START MATERIAL FOR THIS EXERCISE

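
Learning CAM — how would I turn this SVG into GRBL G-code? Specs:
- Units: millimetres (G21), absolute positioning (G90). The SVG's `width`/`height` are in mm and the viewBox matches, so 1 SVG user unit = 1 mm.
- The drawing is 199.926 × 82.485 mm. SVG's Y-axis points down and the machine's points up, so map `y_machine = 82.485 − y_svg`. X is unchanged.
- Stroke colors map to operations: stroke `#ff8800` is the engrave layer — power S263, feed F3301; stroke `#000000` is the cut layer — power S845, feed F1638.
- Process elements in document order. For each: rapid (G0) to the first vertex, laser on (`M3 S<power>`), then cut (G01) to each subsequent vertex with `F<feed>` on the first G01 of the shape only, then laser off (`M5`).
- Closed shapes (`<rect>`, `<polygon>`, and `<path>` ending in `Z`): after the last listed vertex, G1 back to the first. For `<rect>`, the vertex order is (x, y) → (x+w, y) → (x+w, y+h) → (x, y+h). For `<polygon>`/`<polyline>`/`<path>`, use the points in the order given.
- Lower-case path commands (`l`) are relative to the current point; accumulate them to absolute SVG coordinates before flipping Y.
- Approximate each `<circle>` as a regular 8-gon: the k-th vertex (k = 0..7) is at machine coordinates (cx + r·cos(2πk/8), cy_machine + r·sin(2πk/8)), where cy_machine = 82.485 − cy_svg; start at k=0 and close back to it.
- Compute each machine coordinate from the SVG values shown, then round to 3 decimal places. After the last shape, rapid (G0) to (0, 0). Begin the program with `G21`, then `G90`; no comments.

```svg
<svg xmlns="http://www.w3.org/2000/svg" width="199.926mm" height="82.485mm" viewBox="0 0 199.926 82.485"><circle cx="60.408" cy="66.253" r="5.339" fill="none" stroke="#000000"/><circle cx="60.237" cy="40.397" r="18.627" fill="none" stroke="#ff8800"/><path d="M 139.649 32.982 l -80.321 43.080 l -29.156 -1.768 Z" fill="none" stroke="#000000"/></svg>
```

G21
G90
G0 X65.747 Y16.232
M3 S845
G01 X64.183 Y20.007 F1638
G01 X60.408 Y21.571
G01 X56.633 Y20.007
G01 X55.069 Y16.232
G01 X56.633 Y12.457
G01 X60.408 Y10.893
G01 X64.183 Y12.457
G01 X65.747 Y16.232
M5
G0 X78.864 Y42.088
M3 S263
G01 X73.408 Y55.259 F3301
G01 X60.237 Y60.715
G01 X47.066 Y55.259
G01 X41.610 Y42.088
G01 X47.066 Y28.917
G01 X60.237 Y23.461
G01 X73.408 Y28.917
G01 X78.864 Y42.088
M5
G0 X139.649 Y49.503
M3 S845
G01 X59.328 Y6.423 F1638
G01 X30.172 Y8.191
G01 X139.649 Y49.503
M5
G0 X0.000 Y0.000

1 u = 1 mm; y_m = 82.485 − y.

[1] `<circle>` circle, #000000→cut S845 F1638: (65.747,16.232) → (64.183,20.007) → (60.408,21.571) → (56.633,20.007) → (55.069,16.232) → (56.633,12.457) → (60.408,10.893) → (64.183,12.457) → (65.747,16.232) (closed)

[2] `<circle>` circle, #ff8800→engrave S263 F3301: (78.864,42.088) → (73.408,55.259) → (60.237,60.715) → (47.066,55.259) → (41.610,42.088) → (47.066,28.917) → (60.237,23.461) → (73.408,28.917) → (78.864,42.088) (closed)

[3] `<path>` closed polygon, #000000→cut S845 F1638: (139.649,49.503) → (59.328,6.423) → (30.172,8.191) → (139.649,49.503) (closed)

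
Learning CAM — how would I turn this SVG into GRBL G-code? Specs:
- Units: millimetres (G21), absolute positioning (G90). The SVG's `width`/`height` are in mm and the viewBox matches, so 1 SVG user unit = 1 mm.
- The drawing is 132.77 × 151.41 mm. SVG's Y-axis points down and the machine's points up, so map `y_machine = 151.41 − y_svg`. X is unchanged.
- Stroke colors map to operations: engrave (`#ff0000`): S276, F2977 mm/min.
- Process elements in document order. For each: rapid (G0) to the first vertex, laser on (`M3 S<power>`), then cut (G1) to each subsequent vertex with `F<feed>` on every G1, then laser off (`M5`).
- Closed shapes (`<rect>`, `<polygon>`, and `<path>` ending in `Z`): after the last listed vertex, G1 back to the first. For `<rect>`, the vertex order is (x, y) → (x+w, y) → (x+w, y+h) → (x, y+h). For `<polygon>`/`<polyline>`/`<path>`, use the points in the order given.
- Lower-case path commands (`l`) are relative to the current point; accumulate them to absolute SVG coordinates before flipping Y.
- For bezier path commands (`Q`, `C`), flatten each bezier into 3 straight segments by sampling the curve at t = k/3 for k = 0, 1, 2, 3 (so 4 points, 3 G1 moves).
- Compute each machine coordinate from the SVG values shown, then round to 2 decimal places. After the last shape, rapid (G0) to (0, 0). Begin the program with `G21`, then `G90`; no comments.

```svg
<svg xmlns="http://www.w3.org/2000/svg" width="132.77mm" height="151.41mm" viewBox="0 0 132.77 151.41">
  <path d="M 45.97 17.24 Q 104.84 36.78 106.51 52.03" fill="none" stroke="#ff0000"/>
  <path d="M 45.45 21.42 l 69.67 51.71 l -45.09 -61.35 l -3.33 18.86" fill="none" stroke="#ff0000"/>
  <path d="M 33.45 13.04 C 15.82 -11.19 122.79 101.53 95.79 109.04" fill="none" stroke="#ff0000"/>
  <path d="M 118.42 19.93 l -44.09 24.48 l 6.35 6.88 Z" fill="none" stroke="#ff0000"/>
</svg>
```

Since the viewBox matches the mm dimensions, user units are millimetres directly. The only transform is the Y-flip y_m = 151.41 − y_svg.

Shape 1 is a quadratic bezier drawn with `<path>`. Its stroke #ff0000 means engrave at S276, F2977. After flipping Y the toolpath is (45.97,134.17) → (78.86,121.62) → (99.04,110.02) → (106.51,99.38).

Shape 2 is a open polyline drawn with `<path>`. Its stroke #ff0000 means engrave at S276, F2977. After flipping Y the toolpath is (45.45,129.99) → (115.12,78.28) → (70.03,139.63) → (66.70,120.77).

Shape 3 is a cubic bezier drawn with `<path>`. Its stroke #ff0000 means engrave at S276, F2977. After flipping Y the toolpath is (33.45,138.37) → (47.78,125.92) → (87.71,75.98) → (95.79,42.37).

Shape 4 is a closed polygon drawn with `<path>`. Its stroke #ff0000 means engrave at S276, F2977. After flipping Y the toolpath is (118.42,131.48) → (74.33,107.00) → (80.68,100.12) → (118.42,131.48), returning to the start.

G21
G90
G0 X45.97 Y134.17
M3 S276
G1 X78.86 Y121.62 F2977
G1 X99.04 Y110.02 F2977
G1 X106.51 Y99.38 F2977
M5
G0 X45.45 Y129.99
M3 S276
G1 X115.12 Y78.28 F2977
G1 X70.03 Y139.63 F2977
G1 X66.70 Y120.77 F2977
M5
G0 X33.45 Y138.37
M3 S276
G1 X47.78 Y125.92 F2977
G1 X87.71 Y75.98 F2977
G1 X95.79 Y42.37 F2977
M5
G0 X118.42 Y131.48
M3 S276
G1 X74.33 Y107.00 F2977
G1 X80.68 Y100.12 F2977
G1 X118.42 Y131.48 F2977
M5
G0 X0.00 Y0.00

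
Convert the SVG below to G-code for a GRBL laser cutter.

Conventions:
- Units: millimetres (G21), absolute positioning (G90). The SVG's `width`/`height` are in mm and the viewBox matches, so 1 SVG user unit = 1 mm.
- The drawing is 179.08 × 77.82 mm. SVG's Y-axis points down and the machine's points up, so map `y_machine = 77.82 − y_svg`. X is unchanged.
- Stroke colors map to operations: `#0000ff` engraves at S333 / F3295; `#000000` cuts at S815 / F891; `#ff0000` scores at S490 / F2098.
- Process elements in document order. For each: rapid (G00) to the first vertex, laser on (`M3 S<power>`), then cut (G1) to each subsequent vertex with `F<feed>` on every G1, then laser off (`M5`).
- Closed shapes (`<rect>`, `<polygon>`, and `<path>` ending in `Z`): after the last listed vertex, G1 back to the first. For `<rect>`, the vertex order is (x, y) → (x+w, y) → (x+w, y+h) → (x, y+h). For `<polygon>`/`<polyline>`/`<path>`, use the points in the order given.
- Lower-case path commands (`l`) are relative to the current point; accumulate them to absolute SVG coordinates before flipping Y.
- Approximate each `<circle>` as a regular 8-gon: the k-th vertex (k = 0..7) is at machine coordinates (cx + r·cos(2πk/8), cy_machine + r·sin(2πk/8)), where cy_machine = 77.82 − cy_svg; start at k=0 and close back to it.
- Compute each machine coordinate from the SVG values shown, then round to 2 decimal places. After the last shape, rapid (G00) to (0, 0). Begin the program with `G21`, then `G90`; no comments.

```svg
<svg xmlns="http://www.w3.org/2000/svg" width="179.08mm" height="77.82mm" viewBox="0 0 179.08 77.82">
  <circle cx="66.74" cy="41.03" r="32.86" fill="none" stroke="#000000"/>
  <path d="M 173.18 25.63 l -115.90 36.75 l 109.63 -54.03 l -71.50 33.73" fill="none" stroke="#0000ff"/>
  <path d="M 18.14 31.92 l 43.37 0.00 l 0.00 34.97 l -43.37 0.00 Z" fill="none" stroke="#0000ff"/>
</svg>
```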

END MATERIAL FOR THIS EXERCISE

WHAT YOU WILL DO =>
Answer with a number only: how many lines above have the word "http"?

PROBLEM SOLUTION =>
3